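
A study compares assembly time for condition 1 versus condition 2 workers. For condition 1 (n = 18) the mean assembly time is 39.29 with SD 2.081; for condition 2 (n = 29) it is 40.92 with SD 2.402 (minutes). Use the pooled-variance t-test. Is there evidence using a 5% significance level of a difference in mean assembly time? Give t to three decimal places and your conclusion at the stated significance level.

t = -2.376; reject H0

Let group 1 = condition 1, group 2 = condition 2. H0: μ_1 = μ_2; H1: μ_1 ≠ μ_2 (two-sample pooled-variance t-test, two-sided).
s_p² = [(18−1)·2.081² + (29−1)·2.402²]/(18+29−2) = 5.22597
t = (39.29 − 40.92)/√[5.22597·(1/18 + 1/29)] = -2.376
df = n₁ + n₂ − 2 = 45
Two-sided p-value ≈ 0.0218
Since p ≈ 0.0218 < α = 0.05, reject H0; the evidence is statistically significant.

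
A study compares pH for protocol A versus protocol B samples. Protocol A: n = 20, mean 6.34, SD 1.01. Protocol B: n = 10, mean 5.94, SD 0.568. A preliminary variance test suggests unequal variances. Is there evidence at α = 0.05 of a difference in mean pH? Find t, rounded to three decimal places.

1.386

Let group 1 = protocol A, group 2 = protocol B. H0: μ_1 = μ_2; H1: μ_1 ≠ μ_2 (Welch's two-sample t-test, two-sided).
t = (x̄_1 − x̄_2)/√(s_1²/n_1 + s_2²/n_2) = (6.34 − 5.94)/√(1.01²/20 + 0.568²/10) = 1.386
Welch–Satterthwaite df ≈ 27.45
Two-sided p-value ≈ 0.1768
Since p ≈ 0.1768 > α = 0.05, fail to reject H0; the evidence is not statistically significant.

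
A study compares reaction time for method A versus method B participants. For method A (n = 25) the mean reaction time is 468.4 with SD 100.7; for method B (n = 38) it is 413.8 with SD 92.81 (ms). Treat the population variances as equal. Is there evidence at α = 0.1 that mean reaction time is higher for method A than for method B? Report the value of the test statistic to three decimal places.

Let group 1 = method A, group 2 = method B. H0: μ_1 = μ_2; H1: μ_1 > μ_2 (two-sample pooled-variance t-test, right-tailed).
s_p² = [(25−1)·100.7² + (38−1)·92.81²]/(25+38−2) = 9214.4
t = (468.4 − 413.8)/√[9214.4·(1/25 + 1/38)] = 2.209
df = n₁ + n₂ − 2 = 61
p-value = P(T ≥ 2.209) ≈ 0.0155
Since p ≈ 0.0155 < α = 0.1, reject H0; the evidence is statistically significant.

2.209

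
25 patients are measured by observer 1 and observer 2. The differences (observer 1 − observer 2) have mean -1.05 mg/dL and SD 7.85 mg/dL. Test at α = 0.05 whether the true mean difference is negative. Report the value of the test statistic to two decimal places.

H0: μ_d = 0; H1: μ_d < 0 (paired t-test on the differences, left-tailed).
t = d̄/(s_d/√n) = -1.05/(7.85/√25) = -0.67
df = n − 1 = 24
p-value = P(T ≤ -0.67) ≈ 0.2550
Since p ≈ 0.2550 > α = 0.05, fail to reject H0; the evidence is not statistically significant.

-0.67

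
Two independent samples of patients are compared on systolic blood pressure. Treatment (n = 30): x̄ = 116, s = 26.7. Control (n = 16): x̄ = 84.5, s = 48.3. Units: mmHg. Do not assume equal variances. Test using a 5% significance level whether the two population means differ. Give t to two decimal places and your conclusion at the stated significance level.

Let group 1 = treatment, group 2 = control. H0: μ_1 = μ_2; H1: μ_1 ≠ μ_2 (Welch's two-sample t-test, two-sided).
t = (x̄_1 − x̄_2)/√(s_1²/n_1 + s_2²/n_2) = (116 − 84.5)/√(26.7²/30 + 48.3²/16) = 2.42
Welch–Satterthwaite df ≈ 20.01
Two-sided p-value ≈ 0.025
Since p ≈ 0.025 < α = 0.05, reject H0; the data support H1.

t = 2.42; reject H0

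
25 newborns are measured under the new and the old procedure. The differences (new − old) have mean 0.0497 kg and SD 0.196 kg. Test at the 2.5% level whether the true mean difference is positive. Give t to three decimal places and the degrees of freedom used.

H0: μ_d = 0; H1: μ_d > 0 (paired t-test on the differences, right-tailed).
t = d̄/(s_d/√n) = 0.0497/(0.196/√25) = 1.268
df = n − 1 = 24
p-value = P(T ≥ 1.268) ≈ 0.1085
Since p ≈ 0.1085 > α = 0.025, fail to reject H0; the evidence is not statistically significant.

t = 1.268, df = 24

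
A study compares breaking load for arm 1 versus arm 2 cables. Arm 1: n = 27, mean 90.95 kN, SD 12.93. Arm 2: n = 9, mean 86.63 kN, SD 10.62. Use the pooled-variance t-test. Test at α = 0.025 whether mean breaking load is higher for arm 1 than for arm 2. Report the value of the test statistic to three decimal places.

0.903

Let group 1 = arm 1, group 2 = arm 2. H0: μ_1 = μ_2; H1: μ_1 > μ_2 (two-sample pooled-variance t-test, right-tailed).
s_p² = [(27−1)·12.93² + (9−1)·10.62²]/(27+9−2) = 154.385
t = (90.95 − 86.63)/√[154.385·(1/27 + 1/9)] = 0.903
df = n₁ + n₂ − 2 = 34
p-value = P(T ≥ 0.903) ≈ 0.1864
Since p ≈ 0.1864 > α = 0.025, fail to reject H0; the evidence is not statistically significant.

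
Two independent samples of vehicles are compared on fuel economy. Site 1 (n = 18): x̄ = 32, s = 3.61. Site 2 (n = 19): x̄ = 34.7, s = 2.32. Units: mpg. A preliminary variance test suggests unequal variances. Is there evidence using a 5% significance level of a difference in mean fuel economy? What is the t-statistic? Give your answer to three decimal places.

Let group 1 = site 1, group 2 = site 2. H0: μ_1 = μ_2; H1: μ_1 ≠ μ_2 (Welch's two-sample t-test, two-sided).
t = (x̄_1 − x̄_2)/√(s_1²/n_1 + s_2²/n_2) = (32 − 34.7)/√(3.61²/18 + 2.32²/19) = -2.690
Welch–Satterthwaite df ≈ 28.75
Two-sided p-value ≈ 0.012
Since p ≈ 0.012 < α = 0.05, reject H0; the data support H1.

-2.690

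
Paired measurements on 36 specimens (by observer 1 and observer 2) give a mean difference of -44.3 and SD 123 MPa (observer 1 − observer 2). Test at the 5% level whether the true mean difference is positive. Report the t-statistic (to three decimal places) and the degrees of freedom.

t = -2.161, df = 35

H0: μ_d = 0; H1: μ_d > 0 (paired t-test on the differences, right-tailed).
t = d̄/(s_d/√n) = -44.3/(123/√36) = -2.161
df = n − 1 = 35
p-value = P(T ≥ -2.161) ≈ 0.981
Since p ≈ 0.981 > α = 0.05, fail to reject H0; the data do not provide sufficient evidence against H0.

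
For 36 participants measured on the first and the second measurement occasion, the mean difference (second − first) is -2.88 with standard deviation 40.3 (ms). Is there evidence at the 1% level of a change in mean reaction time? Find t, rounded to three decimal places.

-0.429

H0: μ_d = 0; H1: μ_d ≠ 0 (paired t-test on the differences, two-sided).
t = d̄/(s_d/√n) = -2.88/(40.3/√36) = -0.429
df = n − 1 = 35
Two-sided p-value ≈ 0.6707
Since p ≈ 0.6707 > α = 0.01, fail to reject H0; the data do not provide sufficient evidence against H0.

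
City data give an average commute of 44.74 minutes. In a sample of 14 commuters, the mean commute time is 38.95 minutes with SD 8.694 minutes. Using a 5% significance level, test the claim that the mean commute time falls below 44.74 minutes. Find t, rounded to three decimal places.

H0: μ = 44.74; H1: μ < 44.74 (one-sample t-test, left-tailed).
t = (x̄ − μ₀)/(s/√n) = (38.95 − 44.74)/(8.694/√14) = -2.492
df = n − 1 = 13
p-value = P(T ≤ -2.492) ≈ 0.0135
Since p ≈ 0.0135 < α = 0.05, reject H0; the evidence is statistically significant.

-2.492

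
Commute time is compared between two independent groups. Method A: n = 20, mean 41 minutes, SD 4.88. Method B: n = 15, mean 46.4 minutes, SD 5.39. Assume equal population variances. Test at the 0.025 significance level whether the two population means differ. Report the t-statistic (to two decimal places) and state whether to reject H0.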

* * *

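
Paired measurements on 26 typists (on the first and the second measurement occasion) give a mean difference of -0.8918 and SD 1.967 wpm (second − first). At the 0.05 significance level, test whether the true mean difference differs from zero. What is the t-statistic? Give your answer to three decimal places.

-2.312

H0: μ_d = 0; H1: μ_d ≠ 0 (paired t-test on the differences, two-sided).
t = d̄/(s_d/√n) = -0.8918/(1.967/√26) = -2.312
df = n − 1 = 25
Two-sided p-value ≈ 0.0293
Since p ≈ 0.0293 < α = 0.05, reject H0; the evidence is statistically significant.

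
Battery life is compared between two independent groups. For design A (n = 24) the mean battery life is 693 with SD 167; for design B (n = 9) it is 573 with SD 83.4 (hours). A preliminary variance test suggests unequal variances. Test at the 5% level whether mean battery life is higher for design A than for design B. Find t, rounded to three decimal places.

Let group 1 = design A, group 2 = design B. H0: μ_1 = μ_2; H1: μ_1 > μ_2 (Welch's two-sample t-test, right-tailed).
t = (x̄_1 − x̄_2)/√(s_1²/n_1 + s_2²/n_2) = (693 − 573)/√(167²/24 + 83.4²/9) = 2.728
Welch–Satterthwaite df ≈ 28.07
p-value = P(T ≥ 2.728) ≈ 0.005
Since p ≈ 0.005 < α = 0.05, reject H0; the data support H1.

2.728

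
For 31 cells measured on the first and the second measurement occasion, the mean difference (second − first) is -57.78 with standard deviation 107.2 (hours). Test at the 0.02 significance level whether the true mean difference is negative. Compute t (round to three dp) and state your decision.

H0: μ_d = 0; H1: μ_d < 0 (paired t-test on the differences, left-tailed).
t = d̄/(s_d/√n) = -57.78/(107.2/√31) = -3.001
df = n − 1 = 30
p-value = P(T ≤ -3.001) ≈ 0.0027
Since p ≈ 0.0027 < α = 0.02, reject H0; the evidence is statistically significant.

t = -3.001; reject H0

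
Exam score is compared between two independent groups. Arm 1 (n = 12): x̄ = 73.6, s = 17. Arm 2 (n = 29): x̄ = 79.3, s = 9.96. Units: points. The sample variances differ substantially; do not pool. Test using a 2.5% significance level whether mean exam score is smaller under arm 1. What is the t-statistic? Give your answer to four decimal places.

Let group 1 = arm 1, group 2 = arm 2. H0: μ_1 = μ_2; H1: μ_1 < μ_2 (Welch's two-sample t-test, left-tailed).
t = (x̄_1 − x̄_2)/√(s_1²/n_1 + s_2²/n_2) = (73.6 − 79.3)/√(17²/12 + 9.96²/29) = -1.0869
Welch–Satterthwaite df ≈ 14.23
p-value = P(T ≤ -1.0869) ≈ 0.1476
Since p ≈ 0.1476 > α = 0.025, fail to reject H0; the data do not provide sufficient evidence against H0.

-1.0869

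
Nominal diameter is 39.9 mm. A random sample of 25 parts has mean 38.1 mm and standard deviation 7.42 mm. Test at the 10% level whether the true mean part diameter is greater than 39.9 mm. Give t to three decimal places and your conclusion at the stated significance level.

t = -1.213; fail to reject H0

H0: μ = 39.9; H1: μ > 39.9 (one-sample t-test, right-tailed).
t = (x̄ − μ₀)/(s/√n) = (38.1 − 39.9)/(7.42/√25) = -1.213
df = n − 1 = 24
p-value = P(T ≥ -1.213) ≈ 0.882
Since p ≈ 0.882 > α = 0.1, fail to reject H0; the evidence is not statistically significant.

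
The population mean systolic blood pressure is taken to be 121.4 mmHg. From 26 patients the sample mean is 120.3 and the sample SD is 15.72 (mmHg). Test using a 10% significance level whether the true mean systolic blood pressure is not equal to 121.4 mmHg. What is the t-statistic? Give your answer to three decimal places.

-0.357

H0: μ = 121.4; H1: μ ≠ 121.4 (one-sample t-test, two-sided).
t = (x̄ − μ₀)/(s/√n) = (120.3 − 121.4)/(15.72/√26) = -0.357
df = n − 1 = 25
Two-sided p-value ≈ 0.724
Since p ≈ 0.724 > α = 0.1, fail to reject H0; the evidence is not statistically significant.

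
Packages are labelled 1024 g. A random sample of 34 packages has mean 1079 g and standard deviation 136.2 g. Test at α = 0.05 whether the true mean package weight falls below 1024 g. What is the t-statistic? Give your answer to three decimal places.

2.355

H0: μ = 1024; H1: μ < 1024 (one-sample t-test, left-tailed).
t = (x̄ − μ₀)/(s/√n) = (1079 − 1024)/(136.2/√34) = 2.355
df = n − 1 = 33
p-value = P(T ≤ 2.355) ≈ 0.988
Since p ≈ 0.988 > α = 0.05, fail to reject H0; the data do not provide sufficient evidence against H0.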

...

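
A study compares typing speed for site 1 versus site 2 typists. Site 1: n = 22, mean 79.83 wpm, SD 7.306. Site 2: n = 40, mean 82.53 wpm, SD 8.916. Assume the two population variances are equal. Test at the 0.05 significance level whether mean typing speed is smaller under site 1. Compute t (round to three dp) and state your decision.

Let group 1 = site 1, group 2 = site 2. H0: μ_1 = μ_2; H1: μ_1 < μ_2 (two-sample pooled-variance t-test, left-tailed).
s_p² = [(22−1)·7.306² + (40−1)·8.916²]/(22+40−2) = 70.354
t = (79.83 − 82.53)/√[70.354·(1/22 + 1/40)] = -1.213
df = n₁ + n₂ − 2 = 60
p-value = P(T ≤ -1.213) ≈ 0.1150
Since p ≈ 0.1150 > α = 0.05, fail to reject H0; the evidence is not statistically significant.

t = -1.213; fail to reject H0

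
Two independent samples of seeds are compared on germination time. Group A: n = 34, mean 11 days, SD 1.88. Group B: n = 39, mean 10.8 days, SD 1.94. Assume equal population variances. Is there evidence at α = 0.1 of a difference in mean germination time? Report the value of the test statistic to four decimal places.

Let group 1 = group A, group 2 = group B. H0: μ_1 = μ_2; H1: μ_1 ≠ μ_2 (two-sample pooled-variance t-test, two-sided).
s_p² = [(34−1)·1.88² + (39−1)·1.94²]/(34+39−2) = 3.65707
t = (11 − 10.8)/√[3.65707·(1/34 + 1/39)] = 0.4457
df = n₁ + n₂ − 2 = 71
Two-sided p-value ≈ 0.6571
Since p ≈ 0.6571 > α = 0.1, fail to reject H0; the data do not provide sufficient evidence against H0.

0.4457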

#### Problem to work on
The answer is the run of lines above from the line containing "Paired measurements on 36" through the line containing "Commute time is compared", copied exactly and alone.

#### Answer box
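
Paired measurements on 36 specimens (by observer 1 and observer 2) give a mean difference of -44.3 and SD 123 MPa (observer 1 − observer 2). Test at the 5% level whether the true mean difference is positive. Report the t-statistic (to three decimal places) and the degrees of freedom.

t = -2.161, df = 35

H0: μ_d = 0; H1: μ_d > 0 (paired t-test on the differences, right-tailed).
t = d̄/(s_d/√n) = -44.3/(123/√36) = -2.161
df = n − 1 = 35
p-value = P(T ≥ -2.161) ≈ 0.981
Since p ≈ 0.981 > α = 0.05, fail to reject H0; the data do not provide sufficient evidence against H0.

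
For 36 participants measured on the first and the second measurement occasion, the mean difference (second − first) is -2.88 with standard deviation 40.3 (ms). Is there evidence at the 1% level of a change in mean reaction time? Find t, rounded to three decimal places.

-0.429

H0: μ_d = 0; H1: μ_d ≠ 0 (paired t-test on the differences, two-sided).
t = d̄/(s_d/√n) = -2.88/(40.3/√36) = -0.429
df = n − 1 = 35
Two-sided p-value ≈ 0.6707
Since p ≈ 0.6707 > α = 0.01, fail to reject H0; the data do not provide sufficient evidence against H0.

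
City data give an average commute of 44.74 minutes. In a sample of 14 commuters, the mean commute time is 38.95 minutes with SD 8.694 minutes. Using a 5% significance level, test the claim that the mean commute time falls below 44.74 minutes. Find t, rounded to three decimal places.

H0: μ = 44.74; H1: μ < 44.74 (one-sample t-test, left-tailed).
t = (x̄ − μ₀)/(s/√n) = (38.95 − 44.74)/(8.694/√14) = -2.492
df = n − 1 = 13
p-value = P(T ≤ -2.492) ≈ 0.0135
Since p ≈ 0.0135 < α = 0.05, reject H0; the evidence is statistically significant.

-2.492

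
Commute time is compared between two independent groups. Method A: n = 20, mean 41 minutes, SD 4.88. Method B: n = 15, mean 46.4 minutes, SD 5.39. Assume equal population variances. Test at the 0.025 significance level whether the two population means differ. Report the t-statistic (to two decimal places) and state whether to reject H0.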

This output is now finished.